====== Supplied material ======

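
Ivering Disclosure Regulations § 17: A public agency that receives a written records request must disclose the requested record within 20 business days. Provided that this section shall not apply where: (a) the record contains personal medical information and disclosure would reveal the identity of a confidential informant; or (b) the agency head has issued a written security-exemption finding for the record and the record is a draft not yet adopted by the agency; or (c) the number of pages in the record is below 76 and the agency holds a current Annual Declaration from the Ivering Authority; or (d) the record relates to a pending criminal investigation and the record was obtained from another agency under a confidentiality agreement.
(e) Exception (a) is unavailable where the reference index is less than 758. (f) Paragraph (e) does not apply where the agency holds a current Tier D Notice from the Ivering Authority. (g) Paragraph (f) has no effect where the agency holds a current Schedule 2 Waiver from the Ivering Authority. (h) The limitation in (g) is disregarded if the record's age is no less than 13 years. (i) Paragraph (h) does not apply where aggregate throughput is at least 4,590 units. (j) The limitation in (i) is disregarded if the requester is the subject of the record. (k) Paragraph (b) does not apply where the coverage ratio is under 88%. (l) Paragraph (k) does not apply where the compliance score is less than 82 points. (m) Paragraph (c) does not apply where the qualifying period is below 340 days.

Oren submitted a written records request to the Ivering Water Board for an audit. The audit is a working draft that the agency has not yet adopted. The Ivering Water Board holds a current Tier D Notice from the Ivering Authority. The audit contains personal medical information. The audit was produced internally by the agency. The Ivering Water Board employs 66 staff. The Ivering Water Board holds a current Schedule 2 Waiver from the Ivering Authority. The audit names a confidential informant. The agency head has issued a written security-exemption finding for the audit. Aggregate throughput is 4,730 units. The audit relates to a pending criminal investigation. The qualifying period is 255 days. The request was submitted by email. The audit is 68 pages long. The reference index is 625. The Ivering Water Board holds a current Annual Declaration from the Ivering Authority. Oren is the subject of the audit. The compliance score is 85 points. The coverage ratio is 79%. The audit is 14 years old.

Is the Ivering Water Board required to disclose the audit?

No — exception (a) applies; the Ivering Water Board is not required to disclose the audit.

All of (a)'s requirements are met (the audit contains personal medical information; the audit names a confidential informant). As to paragraphs (e)–(j): (e) applies (the reference index is 625, less than the 758 limit), but yields to (f): (f) operates — a current Tier D Notice is held. (g) is engaged (a current Schedule 2 Waiver is held), but is overridden by (h): (h) operates — the record's age is 14 years, meeting the 13 years threshold. (i) would limit (h) — aggregate throughput is 4,730 units, meeting the 4,590 units threshold — but (j) sets (i) aside: (j) operates against (i): Oren is the subject of the audit. So (a) applies.
Exception (b) is satisfied on its face — a written security-exemption finding has been issued; the audit is an unadopted draft. Turning to paragraphs (k)–(l): (k) operates — the coverage ratio is 79%, under the 88% limit. (l) is inapplicable (the compliance score is 85 points, not less than 82 points), so (k) stands. So (b) is unavailable.
Exception (c): the number of pages in the record is 68, below the 76 limit; a current Annual Declaration is held — every condition holds. Turning to paragraph (m): (m) operates against (c): the qualifying period is 255 days, below the 340 days limit. So (c) is unavailable.
Exception (d) requires that the record was obtained from another agency under a confidentiality agreement; but the audit was produced internally, so (d) is unavailable.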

======

> Task goal: Down to the last line, give the records again exactly.

> Problem solution:
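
Ivering Disclosure Regulations § 17: A public agency that receives a written records request must disclose the requested record within 20 business days. Provided that this section shall not apply where: (a) the record contains personal medical information and disclosure would reveal the identity of a confidential informant; or (b) the agency head has issued a written security-exemption finding for the record and the record is a draft not yet adopted by the agency; or (c) the number of pages in the record is below 76 and the agency holds a current Annual Declaration from the Ivering Authority; or (d) the record relates to a pending criminal investigation and the record was obtained from another agency under a confidentiality agreement.
(e) Exception (a) is unavailable where the reference index is less than 758. (f) Paragraph (e) does not apply where the agency holds a current Tier D Notice from the Ivering Authority. (g) Paragraph (f) has no effect where the agency holds a current Schedule 2 Waiver from the Ivering Authority. (h) The limitation in (g) is disregarded if the record's age is no less than 13 years. (i) Paragraph (h) does not apply where aggregate throughput is at least 4,590 units. (j) The limitation in (i) is disregarded if the requester is the subject of the record. (k) Paragraph (b) does not apply where the coverage ratio is under 88%. (l) Paragraph (k) does not apply where the compliance score is less than 82 points. (m) Paragraph (c) does not apply where the qualifying period is below 340 days.

Oren submitted a written records request to the Ivering Water Board for an audit. The audit is a working draft that the agency has not yet adopted. The Ivering Water Board holds a current Tier D Notice from the Ivering Authority. The audit contains personal medical information. The audit was produced internally by the agency. The Ivering Water Board employs 66 staff. The Ivering Water Board holds a current Schedule 2 Waiver from the Ivering Authority. The audit names a confidential informant. The agency head has issued a written security-exemption finding for the audit. Aggregate throughput is 4,730 units. The audit relates to a pending criminal investigation. The qualifying period is 255 days. The request was submitted by email. The audit is 68 pages long. The reference index is 625. The Ivering Water Board holds a current Annual Declaration from the Ivering Authority. Oren is the subject of the audit. The compliance score is 85 points. The coverage ratio is 79%. The audit is 14 years old.

Is the Ivering Water Board required to disclose the audit?

No — exception (a) applies; the Ivering Water Board is not required to disclose the audit.

All of (a)'s requirements are met (the audit contains personal medical information; the audit names a confidential informant). As to paragraphs (e)–(j): (e) applies (the reference index is 625, less than the 758 limit), but yields to (f): (f) operates — a current Tier D Notice is held. (g) is engaged (a current Schedule 2 Waiver is held), but is overridden by (h): (h) operates — the record's age is 14 years, meeting the 13 years threshold. (i) would limit (h) — aggregate throughput is 4,730 units, meeting the 4,590 units threshold — but (j) sets (i) aside: (j) operates against (i): Oren is the subject of the audit. So (a) applies.
Exception (b) is satisfied on its face — a written security-exemption finding has been issued; the audit is an unadopted draft. Turning to paragraphs (k)–(l): (k) operates — the coverage ratio is 79%, under the 88% limit. (l) is inapplicable (the compliance score is 85 points, not less than 82 points), so (k) stands. So (b) is unavailable.
Exception (c): the number of pages in the record is 68, below the 76 limit; a current Annual Declaration is held — every condition holds. Turning to paragraph (m): (m) operates against (c): the qualifying period is 255 days, below the 340 days limit. So (c) is unavailable.
Exception (d) requires that the record was obtained from another agency under a confidentiality agreement; but the audit was produced internally, so (d) is unavailable.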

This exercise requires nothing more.